Instructions to follow:
Present the following data again exactly as it is shown.

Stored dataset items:
___

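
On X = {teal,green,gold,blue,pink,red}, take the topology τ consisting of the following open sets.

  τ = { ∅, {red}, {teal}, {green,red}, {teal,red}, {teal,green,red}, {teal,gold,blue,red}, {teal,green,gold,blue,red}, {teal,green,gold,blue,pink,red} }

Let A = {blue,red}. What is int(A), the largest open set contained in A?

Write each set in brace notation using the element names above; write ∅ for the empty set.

open subsets of A: ∅, {red}; so int(A) = {red}

{red}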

___

Result:
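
On X = {teal,green,gold,blue,pink,red}, take the topology τ consisting of the following open sets.

  τ = { ∅, {red}, {teal}, {green,red}, {teal,red}, {teal,green,red}, {teal,gold,blue,red}, {teal,green,gold,blue,red}, {teal,green,gold,blue,pink,red} }

Let A = {blue,red}. What is int(A), the largest open set contained in A?

Write each set in brace notation using the element names above; write ∅ for the empty set.

open subsets of A: ∅, {red}; so int(A) = {red}

{red}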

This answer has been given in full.